*AIM OF THE TASK*. Repeat exactly, and only, the lines of the entries below from the one with "- gather N ITEM: your" through the one with "pipe: 3 copper + 3 rubber -> 2 pipe", both ends included.

[Stored data entries]
○ ○ ○ ○
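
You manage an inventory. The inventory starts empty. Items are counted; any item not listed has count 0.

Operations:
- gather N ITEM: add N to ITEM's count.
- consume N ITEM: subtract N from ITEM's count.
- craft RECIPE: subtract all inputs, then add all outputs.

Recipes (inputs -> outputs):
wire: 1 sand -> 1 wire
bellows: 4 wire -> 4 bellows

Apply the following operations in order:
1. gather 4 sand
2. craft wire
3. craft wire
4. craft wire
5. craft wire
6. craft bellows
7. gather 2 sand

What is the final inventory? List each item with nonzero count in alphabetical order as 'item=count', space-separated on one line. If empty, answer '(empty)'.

After 1 (gather 4 sand): sand=4
After 2 (craft wire): sand=3 wire=1
After 3 (craft wire): sand=2 wire=2
After 4 (craft wire): sand=1 wire=3
After 5 (craft wire): wire=4
After 6 (craft bellows): bellows=4
After 7 (gather 2 sand): bellows=4 sand=2

Answer: bellows=4 sand=2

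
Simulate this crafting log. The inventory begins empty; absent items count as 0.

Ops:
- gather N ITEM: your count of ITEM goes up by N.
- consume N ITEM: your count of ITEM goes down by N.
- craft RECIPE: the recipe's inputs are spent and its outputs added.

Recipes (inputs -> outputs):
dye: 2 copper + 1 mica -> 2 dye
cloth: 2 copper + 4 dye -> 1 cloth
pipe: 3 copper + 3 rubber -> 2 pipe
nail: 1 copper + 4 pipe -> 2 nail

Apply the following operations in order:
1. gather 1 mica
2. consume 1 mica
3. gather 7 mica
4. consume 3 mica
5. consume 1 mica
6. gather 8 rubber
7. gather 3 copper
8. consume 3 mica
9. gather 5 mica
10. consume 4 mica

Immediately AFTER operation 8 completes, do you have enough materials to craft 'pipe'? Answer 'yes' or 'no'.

Answer: yes

Derivation:
After 1 (gather 1 mica): mica=1
After 2 (consume 1 mica): (empty)
After 3 (gather 7 mica): mica=7
After 4 (consume 3 mica): mica=4
After 5 (consume 1 mica): mica=3
After 6 (gather 8 rubber): mica=3 rubber=8
After 7 (gather 3 copper): copper=3 mica=3 rubber=8
After 8 (consume 3 mica): copper=3 rubber=8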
○ ○ ○ ○
*REPLY TO THE TASK*.
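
- gather N ITEM: your count of ITEM goes up by N.
- consume N ITEM: your count of ITEM goes down by N.
- craft RECIPE: the recipe's inputs are spent and its outputs added.

Recipes (inputs -> outputs):
dye: 2 copper + 1 mica -> 2 dye
cloth: 2 copper + 4 dye -> 1 cloth
pipe: 3 copper + 3 rubber -> 2 pipe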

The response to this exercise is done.